◆ **Exercise input**
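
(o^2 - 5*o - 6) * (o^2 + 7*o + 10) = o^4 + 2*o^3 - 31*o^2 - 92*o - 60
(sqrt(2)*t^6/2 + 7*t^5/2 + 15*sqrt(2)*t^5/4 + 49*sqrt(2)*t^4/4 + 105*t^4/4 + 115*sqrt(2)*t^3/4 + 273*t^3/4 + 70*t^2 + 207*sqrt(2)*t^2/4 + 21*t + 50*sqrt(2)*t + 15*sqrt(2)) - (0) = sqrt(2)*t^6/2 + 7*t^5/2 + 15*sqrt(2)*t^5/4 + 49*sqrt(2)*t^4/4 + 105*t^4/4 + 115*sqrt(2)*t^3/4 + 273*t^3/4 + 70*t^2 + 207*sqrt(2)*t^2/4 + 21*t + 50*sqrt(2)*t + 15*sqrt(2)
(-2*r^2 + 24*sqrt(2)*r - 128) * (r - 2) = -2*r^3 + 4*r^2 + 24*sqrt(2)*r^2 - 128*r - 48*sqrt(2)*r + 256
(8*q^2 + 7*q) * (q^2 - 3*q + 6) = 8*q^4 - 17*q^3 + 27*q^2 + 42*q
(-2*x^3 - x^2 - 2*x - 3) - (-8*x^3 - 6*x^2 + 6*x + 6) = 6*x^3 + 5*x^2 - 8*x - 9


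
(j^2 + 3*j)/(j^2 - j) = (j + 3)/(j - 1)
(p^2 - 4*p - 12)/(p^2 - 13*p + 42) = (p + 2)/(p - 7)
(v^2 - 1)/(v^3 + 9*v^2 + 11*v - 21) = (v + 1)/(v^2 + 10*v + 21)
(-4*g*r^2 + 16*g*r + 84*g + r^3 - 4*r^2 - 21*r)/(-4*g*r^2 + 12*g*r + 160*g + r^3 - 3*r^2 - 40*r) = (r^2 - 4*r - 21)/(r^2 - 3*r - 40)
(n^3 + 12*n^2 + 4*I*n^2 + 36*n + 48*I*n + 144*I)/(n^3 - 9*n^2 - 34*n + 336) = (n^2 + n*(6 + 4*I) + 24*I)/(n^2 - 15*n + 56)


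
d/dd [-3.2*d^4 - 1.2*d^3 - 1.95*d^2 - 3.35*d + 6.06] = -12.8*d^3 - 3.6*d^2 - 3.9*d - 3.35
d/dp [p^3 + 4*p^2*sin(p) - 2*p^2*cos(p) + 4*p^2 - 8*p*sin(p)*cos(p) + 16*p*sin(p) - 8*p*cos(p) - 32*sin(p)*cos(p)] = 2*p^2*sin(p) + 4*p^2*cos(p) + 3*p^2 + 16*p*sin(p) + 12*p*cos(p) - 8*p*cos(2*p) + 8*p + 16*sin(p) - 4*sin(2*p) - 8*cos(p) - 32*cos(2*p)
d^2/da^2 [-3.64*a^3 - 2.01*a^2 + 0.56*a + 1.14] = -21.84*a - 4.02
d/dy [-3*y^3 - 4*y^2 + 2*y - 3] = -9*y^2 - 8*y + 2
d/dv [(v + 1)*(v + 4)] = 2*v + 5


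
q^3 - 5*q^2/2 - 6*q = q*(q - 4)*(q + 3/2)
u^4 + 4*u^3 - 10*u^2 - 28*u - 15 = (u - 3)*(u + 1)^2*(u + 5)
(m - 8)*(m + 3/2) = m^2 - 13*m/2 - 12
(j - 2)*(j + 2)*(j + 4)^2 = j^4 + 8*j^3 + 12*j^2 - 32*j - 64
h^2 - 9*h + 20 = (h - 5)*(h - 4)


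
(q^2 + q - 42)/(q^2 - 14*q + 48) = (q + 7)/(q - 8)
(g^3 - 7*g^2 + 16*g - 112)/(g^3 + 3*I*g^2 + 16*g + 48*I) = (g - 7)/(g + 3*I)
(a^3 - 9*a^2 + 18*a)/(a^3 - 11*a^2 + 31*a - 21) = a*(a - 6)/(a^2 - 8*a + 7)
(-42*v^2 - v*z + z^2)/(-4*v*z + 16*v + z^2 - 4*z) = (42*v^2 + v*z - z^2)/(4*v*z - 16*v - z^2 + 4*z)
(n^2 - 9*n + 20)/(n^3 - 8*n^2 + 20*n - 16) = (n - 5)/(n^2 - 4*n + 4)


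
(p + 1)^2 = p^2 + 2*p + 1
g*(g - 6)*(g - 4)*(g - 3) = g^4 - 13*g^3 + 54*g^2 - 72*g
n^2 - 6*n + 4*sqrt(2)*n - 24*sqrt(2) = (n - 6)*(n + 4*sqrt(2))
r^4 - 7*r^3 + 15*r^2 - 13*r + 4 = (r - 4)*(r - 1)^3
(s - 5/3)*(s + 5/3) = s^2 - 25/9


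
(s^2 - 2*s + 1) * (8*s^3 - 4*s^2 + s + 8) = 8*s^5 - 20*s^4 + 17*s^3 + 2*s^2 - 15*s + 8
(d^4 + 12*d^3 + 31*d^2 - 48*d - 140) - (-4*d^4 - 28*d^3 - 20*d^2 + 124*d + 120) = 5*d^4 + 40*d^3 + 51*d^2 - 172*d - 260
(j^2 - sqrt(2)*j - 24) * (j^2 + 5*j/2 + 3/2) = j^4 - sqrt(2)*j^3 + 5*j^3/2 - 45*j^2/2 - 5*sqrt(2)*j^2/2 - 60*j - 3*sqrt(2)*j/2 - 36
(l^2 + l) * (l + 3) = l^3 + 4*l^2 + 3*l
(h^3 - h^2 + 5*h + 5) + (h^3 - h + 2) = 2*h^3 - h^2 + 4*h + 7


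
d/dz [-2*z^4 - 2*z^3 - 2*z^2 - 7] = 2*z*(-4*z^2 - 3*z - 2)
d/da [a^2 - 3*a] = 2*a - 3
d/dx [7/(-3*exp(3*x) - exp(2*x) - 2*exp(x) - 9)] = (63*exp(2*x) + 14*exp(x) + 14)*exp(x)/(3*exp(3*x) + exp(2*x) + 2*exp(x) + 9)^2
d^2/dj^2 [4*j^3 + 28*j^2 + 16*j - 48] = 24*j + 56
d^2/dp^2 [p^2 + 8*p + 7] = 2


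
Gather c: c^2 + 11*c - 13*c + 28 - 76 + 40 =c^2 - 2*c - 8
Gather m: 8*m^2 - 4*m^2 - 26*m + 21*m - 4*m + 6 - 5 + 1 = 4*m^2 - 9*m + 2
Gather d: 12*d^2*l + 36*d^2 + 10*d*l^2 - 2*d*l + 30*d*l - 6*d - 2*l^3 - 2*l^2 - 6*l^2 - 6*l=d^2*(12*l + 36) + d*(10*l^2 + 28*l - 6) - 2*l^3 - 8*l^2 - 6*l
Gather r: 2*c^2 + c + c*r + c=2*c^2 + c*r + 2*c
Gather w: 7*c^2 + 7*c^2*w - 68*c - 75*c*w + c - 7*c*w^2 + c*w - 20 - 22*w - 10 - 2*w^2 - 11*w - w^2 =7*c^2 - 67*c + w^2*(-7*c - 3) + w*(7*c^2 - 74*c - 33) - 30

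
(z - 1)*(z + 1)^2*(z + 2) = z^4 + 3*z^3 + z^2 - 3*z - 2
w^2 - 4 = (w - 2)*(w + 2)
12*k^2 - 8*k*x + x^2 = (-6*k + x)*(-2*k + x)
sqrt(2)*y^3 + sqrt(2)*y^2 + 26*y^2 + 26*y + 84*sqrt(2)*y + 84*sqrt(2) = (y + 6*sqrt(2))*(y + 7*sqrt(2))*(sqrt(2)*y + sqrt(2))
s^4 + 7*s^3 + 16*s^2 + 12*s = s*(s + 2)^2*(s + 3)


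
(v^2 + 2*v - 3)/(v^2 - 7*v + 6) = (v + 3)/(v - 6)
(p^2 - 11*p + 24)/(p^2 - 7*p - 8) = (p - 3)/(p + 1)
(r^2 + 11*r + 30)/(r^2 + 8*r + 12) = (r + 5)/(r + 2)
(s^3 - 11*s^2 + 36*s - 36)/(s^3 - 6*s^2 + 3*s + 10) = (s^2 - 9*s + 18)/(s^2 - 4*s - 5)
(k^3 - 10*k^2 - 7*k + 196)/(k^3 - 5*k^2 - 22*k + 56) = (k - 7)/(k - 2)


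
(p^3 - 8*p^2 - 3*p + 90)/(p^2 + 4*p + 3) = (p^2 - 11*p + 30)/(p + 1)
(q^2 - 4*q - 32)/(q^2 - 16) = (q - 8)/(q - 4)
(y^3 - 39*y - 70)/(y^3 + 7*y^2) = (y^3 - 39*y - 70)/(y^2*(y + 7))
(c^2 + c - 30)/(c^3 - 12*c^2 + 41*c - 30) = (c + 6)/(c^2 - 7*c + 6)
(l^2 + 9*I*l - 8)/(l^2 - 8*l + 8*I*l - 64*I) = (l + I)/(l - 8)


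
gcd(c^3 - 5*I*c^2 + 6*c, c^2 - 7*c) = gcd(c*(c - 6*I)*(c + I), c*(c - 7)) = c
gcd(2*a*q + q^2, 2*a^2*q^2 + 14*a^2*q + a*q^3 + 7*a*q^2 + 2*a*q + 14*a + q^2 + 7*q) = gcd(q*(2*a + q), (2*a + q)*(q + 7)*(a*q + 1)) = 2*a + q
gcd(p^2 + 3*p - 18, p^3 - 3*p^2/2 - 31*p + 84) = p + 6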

...

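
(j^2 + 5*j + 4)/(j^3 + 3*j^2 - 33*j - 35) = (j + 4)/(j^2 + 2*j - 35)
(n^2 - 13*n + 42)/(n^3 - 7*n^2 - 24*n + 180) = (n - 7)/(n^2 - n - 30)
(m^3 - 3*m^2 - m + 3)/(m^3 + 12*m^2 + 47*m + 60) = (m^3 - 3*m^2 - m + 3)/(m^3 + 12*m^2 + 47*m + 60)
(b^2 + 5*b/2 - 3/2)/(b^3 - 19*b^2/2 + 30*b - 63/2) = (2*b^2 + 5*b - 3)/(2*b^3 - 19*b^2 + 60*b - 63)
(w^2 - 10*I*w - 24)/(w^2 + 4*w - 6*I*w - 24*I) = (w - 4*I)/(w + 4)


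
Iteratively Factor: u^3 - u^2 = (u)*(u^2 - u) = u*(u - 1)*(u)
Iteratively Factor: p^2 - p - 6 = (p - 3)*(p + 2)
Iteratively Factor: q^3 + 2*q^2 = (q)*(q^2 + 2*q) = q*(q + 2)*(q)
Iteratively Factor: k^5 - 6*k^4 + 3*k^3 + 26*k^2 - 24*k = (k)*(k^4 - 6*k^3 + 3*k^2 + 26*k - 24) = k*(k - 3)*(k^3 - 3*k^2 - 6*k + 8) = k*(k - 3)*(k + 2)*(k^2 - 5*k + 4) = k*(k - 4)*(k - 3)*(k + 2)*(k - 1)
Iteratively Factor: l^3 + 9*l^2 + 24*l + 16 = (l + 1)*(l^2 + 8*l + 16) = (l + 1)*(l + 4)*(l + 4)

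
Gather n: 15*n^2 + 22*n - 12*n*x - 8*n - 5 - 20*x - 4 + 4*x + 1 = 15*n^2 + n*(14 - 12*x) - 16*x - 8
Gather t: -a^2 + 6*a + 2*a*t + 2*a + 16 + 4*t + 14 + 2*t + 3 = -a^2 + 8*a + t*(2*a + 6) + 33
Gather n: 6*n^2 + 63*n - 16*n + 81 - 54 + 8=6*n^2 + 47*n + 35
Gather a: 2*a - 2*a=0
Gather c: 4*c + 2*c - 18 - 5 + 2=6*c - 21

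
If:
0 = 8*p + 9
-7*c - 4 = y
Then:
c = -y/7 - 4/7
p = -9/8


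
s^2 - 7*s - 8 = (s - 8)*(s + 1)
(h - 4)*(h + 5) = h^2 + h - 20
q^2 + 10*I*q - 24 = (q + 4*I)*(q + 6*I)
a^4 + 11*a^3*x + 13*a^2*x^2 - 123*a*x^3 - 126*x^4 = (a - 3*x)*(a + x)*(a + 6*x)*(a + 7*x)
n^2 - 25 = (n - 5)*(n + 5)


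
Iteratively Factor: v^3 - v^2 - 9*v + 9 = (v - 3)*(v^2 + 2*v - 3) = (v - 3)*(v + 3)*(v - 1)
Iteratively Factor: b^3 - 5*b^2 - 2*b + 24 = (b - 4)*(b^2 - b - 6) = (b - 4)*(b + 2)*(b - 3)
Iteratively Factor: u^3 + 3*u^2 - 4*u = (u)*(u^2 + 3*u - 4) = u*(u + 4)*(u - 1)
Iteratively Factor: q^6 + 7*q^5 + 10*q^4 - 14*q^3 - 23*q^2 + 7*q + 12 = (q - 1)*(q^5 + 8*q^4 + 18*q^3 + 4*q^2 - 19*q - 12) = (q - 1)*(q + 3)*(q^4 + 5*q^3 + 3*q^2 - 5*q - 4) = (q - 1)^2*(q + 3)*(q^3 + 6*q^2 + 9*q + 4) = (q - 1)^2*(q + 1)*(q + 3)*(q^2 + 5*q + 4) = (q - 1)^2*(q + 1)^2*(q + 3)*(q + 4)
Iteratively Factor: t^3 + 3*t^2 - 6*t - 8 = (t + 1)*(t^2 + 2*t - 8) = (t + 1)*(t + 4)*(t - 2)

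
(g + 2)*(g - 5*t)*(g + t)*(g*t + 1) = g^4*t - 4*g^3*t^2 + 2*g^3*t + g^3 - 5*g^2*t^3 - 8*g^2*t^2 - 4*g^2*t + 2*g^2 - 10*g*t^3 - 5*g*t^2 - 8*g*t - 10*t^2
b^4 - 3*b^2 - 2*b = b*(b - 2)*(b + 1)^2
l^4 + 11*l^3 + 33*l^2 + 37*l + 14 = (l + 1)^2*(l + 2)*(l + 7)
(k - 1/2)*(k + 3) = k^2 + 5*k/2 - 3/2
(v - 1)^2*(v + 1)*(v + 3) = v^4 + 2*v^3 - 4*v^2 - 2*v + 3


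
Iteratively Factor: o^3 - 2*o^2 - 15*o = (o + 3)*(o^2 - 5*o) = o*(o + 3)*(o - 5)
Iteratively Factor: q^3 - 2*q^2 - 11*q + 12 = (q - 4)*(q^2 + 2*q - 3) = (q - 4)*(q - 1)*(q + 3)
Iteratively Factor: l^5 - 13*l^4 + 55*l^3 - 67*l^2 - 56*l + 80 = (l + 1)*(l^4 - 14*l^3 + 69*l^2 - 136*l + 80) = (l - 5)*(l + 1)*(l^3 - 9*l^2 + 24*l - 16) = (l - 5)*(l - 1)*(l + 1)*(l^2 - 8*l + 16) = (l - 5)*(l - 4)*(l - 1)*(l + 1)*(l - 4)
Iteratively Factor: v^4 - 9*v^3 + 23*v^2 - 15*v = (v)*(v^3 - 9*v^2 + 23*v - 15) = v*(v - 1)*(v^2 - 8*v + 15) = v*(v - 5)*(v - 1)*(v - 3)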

==

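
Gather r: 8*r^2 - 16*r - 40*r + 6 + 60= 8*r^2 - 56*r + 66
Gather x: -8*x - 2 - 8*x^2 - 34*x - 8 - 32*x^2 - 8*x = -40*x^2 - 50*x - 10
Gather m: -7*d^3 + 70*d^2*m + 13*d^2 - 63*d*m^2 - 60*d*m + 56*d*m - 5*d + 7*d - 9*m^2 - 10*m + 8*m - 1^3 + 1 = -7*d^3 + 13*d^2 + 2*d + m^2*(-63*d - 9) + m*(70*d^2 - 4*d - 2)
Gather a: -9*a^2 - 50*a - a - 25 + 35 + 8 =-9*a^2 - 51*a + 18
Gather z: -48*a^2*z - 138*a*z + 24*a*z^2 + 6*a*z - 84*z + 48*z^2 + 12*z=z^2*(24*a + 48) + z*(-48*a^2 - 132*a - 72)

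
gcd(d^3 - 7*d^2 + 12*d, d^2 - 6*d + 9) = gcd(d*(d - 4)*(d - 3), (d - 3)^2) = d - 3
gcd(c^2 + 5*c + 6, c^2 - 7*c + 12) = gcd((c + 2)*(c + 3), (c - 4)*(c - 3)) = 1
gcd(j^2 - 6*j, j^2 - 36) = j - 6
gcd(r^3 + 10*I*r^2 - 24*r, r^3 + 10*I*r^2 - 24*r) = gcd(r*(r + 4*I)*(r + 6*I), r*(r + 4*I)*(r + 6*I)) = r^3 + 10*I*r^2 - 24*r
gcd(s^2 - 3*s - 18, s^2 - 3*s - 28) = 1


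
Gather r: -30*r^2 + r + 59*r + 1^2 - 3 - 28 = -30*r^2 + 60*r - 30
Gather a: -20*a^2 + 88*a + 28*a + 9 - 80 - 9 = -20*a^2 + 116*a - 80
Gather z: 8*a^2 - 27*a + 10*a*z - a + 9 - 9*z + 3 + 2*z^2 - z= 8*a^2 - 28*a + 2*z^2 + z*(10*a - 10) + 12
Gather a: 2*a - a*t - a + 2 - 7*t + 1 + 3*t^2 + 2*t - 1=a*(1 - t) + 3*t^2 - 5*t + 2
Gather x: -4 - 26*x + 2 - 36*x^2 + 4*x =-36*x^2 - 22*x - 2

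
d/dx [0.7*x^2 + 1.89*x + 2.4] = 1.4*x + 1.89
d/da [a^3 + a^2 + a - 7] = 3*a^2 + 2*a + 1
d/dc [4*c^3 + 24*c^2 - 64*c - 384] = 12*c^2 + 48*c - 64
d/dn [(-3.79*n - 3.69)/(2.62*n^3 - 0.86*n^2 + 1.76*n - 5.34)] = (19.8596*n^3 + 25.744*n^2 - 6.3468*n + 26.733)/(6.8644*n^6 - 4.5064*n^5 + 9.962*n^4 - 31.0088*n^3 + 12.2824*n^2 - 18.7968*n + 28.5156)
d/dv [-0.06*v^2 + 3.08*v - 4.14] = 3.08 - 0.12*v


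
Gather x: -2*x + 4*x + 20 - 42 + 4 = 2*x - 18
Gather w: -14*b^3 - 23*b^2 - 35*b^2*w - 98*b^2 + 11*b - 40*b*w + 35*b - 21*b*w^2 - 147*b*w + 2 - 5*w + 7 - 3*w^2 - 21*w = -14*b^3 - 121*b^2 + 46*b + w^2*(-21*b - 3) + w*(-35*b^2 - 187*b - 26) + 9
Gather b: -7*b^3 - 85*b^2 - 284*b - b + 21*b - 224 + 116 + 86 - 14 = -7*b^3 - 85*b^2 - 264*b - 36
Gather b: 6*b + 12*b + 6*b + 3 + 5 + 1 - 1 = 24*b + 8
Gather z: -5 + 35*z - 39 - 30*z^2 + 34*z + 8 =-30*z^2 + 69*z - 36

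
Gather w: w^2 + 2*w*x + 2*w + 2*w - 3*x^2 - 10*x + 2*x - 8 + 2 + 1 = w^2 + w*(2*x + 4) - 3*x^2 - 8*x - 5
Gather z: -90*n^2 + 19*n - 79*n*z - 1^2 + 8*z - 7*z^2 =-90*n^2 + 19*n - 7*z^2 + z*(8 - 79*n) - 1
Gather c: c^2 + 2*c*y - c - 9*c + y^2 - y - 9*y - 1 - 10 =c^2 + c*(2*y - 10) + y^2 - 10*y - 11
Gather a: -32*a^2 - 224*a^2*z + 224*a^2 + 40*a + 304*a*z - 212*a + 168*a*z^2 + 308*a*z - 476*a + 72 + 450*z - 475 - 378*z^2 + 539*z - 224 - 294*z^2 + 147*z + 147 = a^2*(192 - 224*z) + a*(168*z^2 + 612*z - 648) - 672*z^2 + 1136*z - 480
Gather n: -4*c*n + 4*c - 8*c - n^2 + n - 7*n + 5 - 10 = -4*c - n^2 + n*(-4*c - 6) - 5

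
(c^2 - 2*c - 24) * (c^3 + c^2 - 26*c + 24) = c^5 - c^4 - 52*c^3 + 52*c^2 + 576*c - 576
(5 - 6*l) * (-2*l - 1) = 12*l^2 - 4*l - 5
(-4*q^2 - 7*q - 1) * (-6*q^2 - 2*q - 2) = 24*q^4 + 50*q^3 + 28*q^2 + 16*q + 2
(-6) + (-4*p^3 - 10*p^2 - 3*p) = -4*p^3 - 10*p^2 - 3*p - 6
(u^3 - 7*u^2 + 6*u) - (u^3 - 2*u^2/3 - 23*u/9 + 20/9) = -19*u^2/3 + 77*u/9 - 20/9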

◆ **Instructions for the task**
Lines containing the word "sqrt": copy each of them from the material.

◆ **Exercise result**
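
(sqrt(2)*t^6/2 + 7*t^5/2 + 15*sqrt(2)*t^5/4 + 49*sqrt(2)*t^4/4 + 105*t^4/4 + 115*sqrt(2)*t^3/4 + 273*t^3/4 + 70*t^2 + 207*sqrt(2)*t^2/4 + 21*t + 50*sqrt(2)*t + 15*sqrt(2)) - (0) = sqrt(2)*t^6/2 + 7*t^5/2 + 15*sqrt(2)*t^5/4 + 49*sqrt(2)*t^4/4 + 105*t^4/4 + 115*sqrt(2)*t^3/4 + 273*t^3/4 + 70*t^2 + 207*sqrt(2)*t^2/4 + 21*t + 50*sqrt(2)*t + 15*sqrt(2)
(-2*r^2 + 24*sqrt(2)*r - 128) * (r - 2) = -2*r^3 + 4*r^2 + 24*sqrt(2)*r^2 - 128*r - 48*sqrt(2)*r + 256
n^2 - 6*n + 4*sqrt(2)*n - 24*sqrt(2) = (n - 6)*(n + 4*sqrt(2))
(j^2 - sqrt(2)*j - 24) * (j^2 + 5*j/2 + 3/2) = j^4 - sqrt(2)*j^3 + 5*j^3/2 - 45*j^2/2 - 5*sqrt(2)*j^2/2 - 60*j - 3*sqrt(2)*j/2 - 36
sqrt(2)*y^3 + sqrt(2)*y^2 + 26*y^2 + 26*y + 84*sqrt(2)*y + 84*sqrt(2) = (y + 6*sqrt(2))*(y + 7*sqrt(2))*(sqrt(2)*y + sqrt(2))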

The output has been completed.